---- Data shown
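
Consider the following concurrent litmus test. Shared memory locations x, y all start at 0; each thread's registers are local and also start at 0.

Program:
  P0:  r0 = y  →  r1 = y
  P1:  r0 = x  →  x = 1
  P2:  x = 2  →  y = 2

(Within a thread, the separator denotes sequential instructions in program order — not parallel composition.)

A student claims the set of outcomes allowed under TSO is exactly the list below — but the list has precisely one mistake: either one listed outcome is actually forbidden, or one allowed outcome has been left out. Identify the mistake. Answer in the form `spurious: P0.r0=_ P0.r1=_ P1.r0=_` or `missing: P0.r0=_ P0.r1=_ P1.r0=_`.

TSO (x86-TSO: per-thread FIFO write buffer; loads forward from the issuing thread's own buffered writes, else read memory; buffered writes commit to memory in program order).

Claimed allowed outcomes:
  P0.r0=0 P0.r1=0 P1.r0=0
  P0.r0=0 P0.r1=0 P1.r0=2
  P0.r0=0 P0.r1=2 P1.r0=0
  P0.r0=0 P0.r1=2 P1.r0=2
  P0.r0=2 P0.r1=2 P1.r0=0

outcome vector order: (P0.r0,P0.r1,P1.r0)
[TSO] allowed = {<0 0 0>, <0 0 2>, <0 2 0>, <0 2 2>, <2 2 0>, <2 2 2>}
TSO∖claimed = {<2 2 2>}

missing: P0.r0=2 P0.r1=2 P1.r0=2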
--------
__What to do__
The data must be output in full, exactly as given.

__Solution to the problem__
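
Consider the following concurrent litmus test. Shared memory locations x, y all start at 0; each thread's registers are local and also start at 0.

Program:
  P0:  r0 = y  →  r1 = y
  P1:  r0 = x  →  x = 1
  P2:  x = 2  →  y = 2

(Within a thread, the separator denotes sequential instructions in program order — not parallel composition.)

A student claims the set of outcomes allowed under TSO is exactly the list below — but the list has precisely one mistake: either one listed outcome is actually forbidden, or one allowed outcome has been left out. Identify the mistake. Answer in the form `spurious: P0.r0=_ P0.r1=_ P1.r0=_` or `missing: P0.r0=_ P0.r1=_ P1.r0=_`.

TSO (x86-TSO: per-thread FIFO write buffer; loads forward from the issuing thread's own buffered writes, else read memory; buffered writes commit to memory in program order).

Claimed allowed outcomes:
  P0.r0=0 P0.r1=0 P1.r0=0
  P0.r0=0 P0.r1=0 P1.r0=2
  P0.r0=0 P0.r1=2 P1.r0=0
  P0.r0=0 P0.r1=2 P1.r0=2
  P0.r0=2 P0.r1=2 P1.r0=0

outcome vector order: (P0.r0,P0.r1,P1.r0)
[TSO] allowed = {<0 0 0>, <0 0 2>, <0 2 0>, <0 2 2>, <2 2 0>, <2 2 2>}
TSO∖claimed = {<2 2 2>}

missing: P0.r0=2 P0.r1=2 P1.r0=2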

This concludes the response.